◆ Task details ◆
Given the material below, output exactly the lines from the line with "4. 4y zero-coupon" to the line with "5. 5y coupon bond, annual coupon 2.2500%", both ends included, and no other lines.

◆ Entries supplied ◆
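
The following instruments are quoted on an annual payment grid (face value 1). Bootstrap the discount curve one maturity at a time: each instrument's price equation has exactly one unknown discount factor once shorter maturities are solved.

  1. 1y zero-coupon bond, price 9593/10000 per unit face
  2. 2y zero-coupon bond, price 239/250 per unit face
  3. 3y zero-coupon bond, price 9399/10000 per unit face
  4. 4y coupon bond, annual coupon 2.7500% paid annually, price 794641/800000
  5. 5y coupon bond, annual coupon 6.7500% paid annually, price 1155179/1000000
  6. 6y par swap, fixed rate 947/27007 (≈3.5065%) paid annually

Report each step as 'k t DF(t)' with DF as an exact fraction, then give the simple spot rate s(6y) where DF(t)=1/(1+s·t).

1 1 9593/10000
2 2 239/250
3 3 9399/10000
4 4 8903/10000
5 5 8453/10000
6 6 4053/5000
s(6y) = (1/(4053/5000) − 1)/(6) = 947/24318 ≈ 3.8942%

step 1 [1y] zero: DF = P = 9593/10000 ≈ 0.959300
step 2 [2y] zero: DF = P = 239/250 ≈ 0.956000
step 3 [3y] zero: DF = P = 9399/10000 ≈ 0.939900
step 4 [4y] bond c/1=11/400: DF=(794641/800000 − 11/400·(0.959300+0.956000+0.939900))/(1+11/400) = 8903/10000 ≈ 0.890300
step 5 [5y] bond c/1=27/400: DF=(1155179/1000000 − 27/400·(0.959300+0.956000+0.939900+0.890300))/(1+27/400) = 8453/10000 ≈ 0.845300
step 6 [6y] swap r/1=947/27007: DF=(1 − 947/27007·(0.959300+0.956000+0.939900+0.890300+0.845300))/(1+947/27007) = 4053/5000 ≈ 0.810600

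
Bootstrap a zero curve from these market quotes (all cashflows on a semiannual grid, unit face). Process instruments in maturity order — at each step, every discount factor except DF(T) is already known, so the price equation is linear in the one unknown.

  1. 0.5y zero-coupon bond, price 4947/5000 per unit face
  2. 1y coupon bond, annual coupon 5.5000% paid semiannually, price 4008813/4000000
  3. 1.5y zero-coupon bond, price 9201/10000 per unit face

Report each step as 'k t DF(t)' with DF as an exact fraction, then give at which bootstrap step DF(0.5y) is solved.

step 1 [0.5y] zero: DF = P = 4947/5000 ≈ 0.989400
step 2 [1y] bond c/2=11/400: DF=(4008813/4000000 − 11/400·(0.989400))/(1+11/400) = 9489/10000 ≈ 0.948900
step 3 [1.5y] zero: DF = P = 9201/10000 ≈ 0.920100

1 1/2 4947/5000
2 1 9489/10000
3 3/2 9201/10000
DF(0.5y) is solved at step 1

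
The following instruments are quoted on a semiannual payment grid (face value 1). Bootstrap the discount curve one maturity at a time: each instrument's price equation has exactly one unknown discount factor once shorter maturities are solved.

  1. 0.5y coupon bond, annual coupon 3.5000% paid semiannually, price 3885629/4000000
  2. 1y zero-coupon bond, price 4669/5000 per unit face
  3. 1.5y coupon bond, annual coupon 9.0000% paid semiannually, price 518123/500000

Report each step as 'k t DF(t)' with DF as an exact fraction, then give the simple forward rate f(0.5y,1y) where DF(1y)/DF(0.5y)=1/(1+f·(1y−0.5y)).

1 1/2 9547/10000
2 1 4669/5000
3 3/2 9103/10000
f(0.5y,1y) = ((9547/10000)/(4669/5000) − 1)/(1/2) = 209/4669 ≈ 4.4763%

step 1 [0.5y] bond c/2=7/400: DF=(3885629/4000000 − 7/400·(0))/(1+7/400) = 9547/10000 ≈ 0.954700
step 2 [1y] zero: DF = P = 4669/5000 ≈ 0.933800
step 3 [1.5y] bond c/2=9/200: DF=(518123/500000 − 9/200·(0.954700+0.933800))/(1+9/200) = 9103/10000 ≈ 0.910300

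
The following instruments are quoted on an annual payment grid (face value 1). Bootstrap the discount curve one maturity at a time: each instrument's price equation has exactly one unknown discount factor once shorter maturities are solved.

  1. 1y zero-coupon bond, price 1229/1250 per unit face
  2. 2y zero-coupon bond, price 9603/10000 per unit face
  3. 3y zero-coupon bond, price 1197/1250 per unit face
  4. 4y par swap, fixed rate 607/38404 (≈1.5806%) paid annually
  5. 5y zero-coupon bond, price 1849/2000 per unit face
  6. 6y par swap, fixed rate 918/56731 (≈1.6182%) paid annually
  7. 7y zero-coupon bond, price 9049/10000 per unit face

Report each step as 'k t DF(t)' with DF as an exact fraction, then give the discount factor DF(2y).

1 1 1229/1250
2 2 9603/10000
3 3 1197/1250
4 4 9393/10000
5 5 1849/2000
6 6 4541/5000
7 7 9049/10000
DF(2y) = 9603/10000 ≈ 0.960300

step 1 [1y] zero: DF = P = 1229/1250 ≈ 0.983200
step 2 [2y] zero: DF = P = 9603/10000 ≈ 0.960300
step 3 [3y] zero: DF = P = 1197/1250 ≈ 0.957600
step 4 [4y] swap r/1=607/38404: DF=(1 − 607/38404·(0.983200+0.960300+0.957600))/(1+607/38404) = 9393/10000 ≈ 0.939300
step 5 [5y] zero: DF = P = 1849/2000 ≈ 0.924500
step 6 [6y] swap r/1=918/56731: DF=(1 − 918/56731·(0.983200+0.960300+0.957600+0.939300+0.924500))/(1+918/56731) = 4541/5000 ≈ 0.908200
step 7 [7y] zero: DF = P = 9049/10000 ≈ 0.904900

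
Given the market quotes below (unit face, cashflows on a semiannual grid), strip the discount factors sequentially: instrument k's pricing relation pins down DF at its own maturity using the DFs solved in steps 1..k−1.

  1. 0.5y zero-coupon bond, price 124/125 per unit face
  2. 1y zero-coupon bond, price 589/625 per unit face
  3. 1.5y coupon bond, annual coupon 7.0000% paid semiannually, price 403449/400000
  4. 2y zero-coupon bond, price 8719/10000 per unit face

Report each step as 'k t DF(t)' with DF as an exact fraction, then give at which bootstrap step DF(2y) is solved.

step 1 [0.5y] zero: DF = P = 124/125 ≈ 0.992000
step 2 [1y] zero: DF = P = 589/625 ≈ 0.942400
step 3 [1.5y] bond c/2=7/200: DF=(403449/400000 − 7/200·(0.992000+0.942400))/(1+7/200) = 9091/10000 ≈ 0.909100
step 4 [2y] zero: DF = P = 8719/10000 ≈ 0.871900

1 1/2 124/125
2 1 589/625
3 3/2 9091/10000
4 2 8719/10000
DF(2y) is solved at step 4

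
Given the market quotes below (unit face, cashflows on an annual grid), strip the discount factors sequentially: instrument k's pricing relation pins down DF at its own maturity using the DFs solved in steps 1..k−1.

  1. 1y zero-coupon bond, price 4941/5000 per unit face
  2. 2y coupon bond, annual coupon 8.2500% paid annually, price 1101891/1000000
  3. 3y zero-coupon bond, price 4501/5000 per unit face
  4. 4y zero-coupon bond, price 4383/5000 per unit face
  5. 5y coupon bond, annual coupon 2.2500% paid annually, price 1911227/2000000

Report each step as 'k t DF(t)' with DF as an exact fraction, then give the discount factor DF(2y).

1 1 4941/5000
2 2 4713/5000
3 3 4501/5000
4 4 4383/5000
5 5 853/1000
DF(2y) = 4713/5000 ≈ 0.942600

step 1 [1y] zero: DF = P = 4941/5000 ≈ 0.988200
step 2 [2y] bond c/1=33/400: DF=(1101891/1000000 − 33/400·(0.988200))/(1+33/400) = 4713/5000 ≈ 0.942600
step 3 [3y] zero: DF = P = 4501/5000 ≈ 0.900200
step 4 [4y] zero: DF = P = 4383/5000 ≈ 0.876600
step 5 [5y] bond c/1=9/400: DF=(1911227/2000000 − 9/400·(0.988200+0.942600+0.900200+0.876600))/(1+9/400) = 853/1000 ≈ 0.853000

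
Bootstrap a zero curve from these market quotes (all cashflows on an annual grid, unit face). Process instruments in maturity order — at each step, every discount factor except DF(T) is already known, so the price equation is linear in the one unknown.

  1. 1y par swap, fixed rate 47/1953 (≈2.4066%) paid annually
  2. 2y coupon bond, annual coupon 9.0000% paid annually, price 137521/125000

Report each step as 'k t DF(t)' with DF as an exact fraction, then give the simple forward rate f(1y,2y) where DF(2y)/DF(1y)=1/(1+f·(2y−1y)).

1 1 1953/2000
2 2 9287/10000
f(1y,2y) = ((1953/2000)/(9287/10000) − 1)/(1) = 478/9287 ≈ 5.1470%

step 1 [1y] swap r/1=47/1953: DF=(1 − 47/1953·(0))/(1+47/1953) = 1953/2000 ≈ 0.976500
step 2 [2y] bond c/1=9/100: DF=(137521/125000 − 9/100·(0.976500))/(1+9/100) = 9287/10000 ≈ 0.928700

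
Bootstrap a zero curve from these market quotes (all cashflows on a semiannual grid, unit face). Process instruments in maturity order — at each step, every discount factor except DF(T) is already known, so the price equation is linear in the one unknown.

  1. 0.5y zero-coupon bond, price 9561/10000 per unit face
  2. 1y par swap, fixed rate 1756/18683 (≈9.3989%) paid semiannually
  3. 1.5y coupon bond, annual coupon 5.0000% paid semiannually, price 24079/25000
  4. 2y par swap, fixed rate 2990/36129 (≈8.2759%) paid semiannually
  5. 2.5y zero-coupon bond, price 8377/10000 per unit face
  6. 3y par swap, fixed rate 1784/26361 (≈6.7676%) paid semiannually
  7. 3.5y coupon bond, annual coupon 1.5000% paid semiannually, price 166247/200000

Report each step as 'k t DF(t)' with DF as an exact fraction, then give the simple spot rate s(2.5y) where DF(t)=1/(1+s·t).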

◆ Answer ◆
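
  4. 4y zero-coupon bond, price 4383/5000 per unit face
  5. 5y coupon bond, annual coupon 2.2500% paid annually, price 1911227/2000000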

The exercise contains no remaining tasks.